Records from a dataset:
____________________
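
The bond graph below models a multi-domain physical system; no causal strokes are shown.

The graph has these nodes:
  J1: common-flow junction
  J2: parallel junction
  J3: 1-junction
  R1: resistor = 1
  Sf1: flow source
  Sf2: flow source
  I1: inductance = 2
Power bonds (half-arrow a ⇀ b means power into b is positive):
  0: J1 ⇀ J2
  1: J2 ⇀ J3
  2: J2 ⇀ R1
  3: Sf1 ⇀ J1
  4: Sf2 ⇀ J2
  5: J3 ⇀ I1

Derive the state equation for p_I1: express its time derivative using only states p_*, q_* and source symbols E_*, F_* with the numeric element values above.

dp_I1/dt = F_Sf1 + F_Sf2 - p_I1/2

bond 3 stroke at Sf1  (Sf1 (Sf) sets flow on bond)
bond 4 stroke at Sf2  (Sf2 (Sf) sets flow on bond)
bond 0 stroke at J1  (common-f at J1 fixed by 3)
bond 5 stroke at I1  (I1 outputs flow p/I1)
bond 1 stroke at J3  (J3: bond 5 brought flow, rest push out)
bond 2 stroke at J2  (closing 0-jn rule on J2)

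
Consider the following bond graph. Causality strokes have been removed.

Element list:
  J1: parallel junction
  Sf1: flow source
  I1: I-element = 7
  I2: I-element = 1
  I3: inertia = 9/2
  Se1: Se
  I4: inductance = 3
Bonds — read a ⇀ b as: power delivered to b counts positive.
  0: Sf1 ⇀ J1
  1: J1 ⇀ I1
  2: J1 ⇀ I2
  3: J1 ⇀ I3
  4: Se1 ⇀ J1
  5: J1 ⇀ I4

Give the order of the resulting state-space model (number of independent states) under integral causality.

4  (I1, I2, I3, I4 all integral)

b0 stroke at Sf1  (source Sf1 imposes f)
b4 stroke at J1  (source Se1 imposes e)
b1 stroke at I1  (J1: bond 4 brought effort, rest push out)
b2 stroke at I2  (J1 effort already set via bond 4)
b3 stroke at I3  (J1 effort already set via bond 4)
b5 stroke at I4  (J1: bond 4 brought effort, rest push out)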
____________________
Look through the records for the string "graph". Copy every line that has it.

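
The bond graph below models a multi-domain physical system; no causal strokes are shown.
The graph has these nodes:
Consider the following bond graph. Causality strokes have been removed.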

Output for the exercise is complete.